* [EXERCISE DESCRIPTION]:
Below are lines of data, and only some are wanted. Please repeat exactly those from the line that has "You have 185" through the line that has "There are $250".

━━━━

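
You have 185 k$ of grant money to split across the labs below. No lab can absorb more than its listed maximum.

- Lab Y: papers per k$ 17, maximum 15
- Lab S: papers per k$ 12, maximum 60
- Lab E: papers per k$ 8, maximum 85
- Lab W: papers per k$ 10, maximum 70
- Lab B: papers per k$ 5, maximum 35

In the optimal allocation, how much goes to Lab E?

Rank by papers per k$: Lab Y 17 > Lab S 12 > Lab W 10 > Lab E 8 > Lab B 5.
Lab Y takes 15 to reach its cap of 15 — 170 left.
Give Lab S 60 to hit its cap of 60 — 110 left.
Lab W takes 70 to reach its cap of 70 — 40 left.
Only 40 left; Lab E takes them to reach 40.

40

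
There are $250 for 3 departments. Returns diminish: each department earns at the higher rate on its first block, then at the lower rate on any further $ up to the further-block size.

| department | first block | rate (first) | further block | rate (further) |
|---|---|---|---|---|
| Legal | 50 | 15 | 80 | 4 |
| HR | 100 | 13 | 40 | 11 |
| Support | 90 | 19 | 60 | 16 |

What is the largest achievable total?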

━━━━

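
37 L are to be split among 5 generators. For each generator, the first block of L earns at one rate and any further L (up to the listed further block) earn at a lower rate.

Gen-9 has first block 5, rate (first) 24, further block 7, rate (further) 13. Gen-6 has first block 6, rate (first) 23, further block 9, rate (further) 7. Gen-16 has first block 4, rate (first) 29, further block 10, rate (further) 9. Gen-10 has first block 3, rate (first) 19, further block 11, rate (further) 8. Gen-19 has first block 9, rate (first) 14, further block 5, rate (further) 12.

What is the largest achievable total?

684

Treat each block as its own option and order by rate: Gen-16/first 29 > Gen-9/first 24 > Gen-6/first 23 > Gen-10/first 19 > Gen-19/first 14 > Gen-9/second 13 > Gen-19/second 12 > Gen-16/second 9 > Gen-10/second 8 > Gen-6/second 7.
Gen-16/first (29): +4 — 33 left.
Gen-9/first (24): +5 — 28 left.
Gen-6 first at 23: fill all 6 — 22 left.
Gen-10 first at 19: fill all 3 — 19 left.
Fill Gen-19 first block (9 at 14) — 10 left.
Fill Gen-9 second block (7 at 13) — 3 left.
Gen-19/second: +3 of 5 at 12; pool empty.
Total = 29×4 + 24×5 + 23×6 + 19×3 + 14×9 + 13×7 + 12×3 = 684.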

━━━━

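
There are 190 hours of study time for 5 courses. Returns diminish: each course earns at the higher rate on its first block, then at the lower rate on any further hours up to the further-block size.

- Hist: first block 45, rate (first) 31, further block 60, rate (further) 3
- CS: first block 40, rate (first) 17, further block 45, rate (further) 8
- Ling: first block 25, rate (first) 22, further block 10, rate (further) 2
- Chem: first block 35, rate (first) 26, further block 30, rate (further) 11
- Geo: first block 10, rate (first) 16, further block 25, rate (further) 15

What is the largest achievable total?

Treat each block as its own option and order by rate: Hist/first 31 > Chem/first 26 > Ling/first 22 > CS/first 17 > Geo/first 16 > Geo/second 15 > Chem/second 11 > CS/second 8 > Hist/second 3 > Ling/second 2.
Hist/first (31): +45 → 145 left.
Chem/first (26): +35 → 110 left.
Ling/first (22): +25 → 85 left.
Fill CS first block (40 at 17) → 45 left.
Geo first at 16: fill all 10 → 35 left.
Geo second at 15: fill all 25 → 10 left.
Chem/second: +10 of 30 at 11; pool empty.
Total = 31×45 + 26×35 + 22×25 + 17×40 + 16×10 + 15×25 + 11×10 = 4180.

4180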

━━━━

* [EXPECTED ANSWER]:
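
You have 185 k$ of grant money to split across the labs below. No lab can absorb more than its listed maximum.

- Lab Y: papers per k$ 17, maximum 15
- Lab S: papers per k$ 12, maximum 60
- Lab E: papers per k$ 8, maximum 85
- Lab W: papers per k$ 10, maximum 70
- Lab B: papers per k$ 5, maximum 35

In the optimal allocation, how much goes to Lab E?

Rank by papers per k$: Lab Y 17 > Lab S 12 > Lab W 10 > Lab E 8 > Lab B 5.
Lab Y takes 15 to reach its cap of 15 — 170 left.
Give Lab S 60 to hit its cap of 60 — 110 left.
Lab W takes 70 to reach its cap of 70 — 40 left.
Only 40 left; Lab E takes them to reach 40.

40

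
There are $250 for 3 departments. Returns diminish: each department earns at the higher rate on its first block, then at the lower rate on any further $ up to the further-block size.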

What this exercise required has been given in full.